● **DESCRIPTION OF THE TASK**
One number is the whole answer: how many lines of the records include "network".

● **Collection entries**
^^^^^^^^
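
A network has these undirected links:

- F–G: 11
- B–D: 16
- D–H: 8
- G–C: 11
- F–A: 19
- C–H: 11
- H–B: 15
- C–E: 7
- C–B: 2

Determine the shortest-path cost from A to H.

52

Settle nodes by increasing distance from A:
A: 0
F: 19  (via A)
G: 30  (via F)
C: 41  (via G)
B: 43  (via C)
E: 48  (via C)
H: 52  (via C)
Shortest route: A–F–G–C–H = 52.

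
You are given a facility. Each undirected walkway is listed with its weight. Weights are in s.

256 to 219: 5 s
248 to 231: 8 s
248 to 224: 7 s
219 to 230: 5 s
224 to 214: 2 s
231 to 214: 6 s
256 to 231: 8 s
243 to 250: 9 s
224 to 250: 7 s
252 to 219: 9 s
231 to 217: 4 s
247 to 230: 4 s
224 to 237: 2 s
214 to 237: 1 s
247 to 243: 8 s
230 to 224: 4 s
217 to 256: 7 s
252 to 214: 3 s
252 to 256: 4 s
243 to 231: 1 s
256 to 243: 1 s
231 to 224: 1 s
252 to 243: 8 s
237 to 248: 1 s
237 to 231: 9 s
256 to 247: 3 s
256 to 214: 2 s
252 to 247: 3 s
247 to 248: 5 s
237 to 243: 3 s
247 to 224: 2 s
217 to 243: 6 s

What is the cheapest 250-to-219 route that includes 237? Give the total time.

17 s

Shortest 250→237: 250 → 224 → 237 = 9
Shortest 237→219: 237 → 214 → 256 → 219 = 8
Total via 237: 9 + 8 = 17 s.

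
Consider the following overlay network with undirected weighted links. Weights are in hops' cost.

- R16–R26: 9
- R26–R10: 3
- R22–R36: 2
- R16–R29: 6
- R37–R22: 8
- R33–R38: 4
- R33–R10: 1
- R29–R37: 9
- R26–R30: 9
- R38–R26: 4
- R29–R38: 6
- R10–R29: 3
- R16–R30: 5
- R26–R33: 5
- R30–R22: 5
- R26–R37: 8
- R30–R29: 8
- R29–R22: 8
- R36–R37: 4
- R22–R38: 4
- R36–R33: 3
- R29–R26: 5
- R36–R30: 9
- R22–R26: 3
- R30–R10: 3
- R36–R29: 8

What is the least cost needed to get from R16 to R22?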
^^^^^^^^
● **SOLUTION TO THE PROBLEM**
2